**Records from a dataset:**
════════

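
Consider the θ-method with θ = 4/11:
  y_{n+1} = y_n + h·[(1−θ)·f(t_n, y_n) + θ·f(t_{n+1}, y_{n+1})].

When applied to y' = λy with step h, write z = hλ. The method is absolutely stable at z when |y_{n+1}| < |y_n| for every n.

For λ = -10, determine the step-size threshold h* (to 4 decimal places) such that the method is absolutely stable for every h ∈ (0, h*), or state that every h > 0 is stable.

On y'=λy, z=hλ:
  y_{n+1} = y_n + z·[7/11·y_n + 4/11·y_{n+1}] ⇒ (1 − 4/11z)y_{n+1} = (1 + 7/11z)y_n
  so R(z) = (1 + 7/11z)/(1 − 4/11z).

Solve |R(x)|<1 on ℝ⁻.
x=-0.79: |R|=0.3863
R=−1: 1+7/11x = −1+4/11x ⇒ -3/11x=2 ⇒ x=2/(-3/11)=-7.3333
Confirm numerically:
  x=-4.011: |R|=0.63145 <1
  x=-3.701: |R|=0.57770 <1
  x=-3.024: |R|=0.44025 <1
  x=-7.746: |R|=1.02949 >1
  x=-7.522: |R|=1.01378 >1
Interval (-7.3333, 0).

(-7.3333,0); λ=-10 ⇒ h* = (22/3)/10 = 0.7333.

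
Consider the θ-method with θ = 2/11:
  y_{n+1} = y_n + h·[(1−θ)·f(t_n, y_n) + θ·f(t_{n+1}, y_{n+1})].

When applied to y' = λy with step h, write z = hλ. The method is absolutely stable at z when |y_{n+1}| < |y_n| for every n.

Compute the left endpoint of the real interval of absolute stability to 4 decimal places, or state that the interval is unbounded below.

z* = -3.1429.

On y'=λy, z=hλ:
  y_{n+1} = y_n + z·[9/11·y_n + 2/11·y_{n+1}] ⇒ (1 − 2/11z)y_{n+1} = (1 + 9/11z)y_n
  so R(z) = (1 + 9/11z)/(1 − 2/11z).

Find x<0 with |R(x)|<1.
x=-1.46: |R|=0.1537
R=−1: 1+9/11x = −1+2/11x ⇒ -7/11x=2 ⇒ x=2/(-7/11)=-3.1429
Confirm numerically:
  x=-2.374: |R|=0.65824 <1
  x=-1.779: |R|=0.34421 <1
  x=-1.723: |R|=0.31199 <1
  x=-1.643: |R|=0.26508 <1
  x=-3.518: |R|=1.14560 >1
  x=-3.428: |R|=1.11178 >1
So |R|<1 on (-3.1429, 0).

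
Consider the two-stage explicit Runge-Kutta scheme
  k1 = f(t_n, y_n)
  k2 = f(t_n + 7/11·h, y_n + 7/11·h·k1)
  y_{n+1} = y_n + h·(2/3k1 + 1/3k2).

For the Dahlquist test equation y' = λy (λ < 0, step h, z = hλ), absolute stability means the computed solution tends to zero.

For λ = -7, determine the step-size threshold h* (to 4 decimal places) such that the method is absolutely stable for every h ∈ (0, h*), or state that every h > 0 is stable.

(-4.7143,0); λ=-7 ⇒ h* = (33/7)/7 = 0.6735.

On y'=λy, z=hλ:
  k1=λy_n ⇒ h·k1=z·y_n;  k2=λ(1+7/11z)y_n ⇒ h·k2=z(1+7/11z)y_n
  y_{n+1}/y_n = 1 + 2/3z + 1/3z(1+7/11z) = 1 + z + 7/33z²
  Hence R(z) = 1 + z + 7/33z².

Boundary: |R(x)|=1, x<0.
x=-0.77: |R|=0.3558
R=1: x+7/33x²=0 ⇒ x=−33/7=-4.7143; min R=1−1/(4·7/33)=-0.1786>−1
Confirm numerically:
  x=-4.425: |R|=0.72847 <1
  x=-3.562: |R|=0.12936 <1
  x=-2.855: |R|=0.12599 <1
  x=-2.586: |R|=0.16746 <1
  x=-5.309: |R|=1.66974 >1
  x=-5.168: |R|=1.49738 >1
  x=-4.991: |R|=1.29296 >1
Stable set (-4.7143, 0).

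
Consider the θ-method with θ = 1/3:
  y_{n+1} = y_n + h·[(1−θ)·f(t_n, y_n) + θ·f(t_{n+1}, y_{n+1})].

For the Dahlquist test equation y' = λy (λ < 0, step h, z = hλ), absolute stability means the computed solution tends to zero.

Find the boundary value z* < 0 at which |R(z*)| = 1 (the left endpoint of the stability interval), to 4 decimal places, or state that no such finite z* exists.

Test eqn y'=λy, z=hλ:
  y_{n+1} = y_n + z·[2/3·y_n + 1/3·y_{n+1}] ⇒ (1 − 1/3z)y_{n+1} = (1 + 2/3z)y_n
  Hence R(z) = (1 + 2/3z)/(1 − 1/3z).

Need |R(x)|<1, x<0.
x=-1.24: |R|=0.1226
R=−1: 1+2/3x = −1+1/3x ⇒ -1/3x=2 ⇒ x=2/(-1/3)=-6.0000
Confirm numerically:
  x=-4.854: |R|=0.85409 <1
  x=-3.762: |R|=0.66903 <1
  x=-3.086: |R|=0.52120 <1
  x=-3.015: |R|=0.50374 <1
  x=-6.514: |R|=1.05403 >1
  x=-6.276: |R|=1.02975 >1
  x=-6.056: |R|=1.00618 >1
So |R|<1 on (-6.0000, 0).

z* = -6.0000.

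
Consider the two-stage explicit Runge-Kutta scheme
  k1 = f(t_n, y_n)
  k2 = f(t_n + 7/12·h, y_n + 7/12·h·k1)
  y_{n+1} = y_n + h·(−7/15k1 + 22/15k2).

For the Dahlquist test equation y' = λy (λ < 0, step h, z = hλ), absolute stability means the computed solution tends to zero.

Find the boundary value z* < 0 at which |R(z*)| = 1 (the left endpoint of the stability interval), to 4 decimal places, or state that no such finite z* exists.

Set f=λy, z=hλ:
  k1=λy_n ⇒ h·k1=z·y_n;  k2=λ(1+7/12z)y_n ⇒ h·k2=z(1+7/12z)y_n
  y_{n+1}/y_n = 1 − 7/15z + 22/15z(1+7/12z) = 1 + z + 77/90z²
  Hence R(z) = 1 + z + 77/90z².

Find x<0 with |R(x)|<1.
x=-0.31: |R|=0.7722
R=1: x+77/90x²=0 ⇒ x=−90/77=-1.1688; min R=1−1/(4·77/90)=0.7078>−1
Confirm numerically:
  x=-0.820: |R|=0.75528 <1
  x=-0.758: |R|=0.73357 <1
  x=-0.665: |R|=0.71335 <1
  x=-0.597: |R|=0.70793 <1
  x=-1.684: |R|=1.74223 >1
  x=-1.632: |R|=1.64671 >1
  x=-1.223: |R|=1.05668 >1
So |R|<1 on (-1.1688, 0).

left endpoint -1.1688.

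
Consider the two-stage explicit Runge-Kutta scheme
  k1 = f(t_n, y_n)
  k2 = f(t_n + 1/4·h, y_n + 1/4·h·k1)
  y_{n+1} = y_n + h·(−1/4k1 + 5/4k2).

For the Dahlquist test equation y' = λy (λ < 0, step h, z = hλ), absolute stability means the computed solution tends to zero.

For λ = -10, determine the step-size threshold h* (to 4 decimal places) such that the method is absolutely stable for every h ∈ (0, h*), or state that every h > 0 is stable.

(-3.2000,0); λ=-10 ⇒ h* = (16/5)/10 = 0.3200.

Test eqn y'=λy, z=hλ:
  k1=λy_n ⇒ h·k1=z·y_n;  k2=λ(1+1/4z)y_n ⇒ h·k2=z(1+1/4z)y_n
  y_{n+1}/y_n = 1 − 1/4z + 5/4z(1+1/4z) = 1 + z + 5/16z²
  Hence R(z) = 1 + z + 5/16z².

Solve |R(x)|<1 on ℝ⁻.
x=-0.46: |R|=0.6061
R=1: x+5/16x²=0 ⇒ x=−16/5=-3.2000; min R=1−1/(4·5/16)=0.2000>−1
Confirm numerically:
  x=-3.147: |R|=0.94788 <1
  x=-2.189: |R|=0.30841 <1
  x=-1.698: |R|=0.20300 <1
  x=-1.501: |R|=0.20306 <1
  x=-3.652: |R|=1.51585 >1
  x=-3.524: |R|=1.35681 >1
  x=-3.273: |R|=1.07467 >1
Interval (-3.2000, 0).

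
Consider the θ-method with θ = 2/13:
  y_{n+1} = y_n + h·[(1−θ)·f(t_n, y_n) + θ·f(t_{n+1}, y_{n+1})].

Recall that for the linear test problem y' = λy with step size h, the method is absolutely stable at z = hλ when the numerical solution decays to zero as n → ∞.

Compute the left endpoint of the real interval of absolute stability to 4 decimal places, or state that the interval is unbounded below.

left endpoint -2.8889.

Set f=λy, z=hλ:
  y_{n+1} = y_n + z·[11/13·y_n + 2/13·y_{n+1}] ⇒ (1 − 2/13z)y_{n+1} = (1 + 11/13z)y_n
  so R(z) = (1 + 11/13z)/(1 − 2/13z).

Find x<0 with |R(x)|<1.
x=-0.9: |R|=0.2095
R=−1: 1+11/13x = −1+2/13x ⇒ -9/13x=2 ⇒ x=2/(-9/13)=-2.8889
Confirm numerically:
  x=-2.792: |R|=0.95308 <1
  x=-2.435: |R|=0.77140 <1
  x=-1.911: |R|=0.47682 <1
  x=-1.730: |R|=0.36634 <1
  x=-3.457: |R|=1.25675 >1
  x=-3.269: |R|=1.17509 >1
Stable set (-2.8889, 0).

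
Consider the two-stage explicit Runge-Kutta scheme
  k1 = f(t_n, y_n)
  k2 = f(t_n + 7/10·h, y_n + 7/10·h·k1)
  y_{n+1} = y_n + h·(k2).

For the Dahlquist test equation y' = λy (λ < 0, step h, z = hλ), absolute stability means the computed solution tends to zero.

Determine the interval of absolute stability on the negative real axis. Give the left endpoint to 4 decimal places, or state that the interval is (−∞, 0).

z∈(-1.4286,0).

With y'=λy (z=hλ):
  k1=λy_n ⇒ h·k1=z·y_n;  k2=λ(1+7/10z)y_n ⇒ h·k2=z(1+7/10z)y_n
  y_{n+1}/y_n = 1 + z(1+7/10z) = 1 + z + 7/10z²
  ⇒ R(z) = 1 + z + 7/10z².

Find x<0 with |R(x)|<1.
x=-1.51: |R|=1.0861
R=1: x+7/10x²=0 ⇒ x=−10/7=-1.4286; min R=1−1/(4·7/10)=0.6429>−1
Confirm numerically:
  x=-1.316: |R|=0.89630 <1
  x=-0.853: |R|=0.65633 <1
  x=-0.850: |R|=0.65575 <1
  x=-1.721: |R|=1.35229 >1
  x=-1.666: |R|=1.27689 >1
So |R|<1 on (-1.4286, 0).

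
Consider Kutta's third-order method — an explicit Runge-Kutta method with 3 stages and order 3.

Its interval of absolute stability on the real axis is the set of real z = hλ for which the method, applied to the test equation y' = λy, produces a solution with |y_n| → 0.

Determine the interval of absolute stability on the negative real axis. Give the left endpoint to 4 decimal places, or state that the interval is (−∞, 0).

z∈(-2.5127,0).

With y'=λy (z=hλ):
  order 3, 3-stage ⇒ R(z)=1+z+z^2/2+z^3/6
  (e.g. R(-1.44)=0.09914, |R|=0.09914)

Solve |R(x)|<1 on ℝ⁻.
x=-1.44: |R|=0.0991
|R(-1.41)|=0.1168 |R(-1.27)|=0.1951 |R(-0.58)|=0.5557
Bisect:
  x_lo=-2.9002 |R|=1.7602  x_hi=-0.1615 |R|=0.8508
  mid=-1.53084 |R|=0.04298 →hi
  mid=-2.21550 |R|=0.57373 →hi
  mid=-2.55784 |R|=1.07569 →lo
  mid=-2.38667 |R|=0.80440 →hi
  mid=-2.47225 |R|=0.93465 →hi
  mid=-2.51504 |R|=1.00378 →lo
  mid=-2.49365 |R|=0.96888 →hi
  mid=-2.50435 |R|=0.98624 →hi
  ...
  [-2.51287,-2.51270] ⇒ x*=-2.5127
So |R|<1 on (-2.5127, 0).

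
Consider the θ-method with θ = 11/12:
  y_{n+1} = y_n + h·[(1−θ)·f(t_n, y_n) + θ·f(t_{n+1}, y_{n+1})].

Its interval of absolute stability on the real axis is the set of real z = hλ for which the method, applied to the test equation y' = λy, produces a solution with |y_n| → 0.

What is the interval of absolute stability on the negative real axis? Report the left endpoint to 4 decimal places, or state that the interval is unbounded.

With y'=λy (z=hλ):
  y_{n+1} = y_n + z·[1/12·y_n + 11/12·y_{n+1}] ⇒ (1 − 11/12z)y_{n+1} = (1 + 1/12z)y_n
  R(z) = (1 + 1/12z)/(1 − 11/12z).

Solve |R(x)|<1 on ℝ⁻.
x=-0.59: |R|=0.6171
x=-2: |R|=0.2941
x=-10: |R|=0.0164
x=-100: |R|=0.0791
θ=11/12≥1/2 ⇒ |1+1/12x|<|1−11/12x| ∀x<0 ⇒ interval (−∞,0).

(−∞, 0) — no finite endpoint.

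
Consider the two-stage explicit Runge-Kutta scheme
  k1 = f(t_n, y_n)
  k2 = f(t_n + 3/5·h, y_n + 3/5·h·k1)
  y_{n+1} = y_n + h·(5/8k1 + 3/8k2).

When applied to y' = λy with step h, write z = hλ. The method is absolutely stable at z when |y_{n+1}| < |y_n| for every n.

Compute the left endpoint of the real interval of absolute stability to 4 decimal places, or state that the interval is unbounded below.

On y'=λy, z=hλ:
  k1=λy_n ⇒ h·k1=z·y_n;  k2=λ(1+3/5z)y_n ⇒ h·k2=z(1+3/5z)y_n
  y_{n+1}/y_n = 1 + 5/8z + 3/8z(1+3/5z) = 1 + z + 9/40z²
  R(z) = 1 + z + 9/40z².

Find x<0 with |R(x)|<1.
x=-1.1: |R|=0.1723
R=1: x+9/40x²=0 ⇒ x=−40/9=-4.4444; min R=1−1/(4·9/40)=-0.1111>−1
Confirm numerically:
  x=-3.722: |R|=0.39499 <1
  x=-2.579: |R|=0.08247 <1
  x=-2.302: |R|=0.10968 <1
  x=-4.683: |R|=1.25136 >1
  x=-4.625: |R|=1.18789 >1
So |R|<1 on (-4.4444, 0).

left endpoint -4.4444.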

════════

**Work order:**
If a line falls between the first line of the data above and the line holding "h·(2/3k1 + 1/3k2).", inclusive, retype it exactly; retype no other line.

**Your response:**
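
Consider the θ-method with θ = 4/11:
  y_{n+1} = y_n + h·[(1−θ)·f(t_n, y_n) + θ·f(t_{n+1}, y_{n+1})].

When applied to y' = λy with step h, write z = hλ. The method is absolutely stable at z when |y_{n+1}| < |y_n| for every n.

For λ = -10, determine the step-size threshold h* (to 4 decimal places) such that the method is absolutely stable for every h ∈ (0, h*), or state that every h > 0 is stable.

On y'=λy, z=hλ:
  y_{n+1} = y_n + z·[7/11·y_n + 4/11·y_{n+1}] ⇒ (1 − 4/11z)y_{n+1} = (1 + 7/11z)y_n
  so R(z) = (1 + 7/11z)/(1 − 4/11z).

Solve |R(x)|<1 on ℝ⁻.
x=-0.79: |R|=0.3863
R=−1: 1+7/11x = −1+4/11x ⇒ -3/11x=2 ⇒ x=2/(-3/11)=-7.3333
Confirm numerically:
  x=-4.011: |R|=0.63145 <1
  x=-3.701: |R|=0.57770 <1
  x=-3.024: |R|=0.44025 <1
  x=-7.746: |R|=1.02949 >1
  x=-7.522: |R|=1.01378 >1
Interval (-7.3333, 0).

(-7.3333,0); λ=-10 ⇒ h* = (22/3)/10 = 0.7333.

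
Consider the θ-method with θ = 2/11:
  y_{n+1} = y_n + h·[(1−θ)·f(t_n, y_n) + θ·f(t_{n+1}, y_{n+1})].

When applied to y' = λy with step h, write z = hλ. The method is absolutely stable at z when |y_{n+1}| < |y_n| for every n.

Compute the left endpoint of the real interval of absolute stability to 4 decimal places, or state that the interval is unbounded below.

z* = -3.1429.

On y'=λy, z=hλ:
  y_{n+1} = y_n + z·[9/11·y_n + 2/11·y_{n+1}] ⇒ (1 − 2/11z)y_{n+1} = (1 + 9/11z)y_n
  so R(z) = (1 + 9/11z)/(1 − 2/11z).

Find x<0 with |R(x)|<1.
x=-1.46: |R|=0.1537
R=−1: 1+9/11x = −1+2/11x ⇒ -7/11x=2 ⇒ x=2/(-7/11)=-3.1429
Confirm numerically:
  x=-2.374: |R|=0.65824 <1
  x=-1.779: |R|=0.34421 <1
  x=-1.723: |R|=0.31199 <1
  x=-1.643: |R|=0.26508 <1
  x=-3.518: |R|=1.14560 >1
  x=-3.428: |R|=1.11178 >1
So |R|<1 on (-3.1429, 0).

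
Consider the two-stage explicit Runge-Kutta scheme
  k1 = f(t_n, y_n)
  k2 = f(t_n + 7/11·h, y_n + 7/11·h·k1)
  y_{n+1} = y_n + h·(2/3k1 + 1/3k2).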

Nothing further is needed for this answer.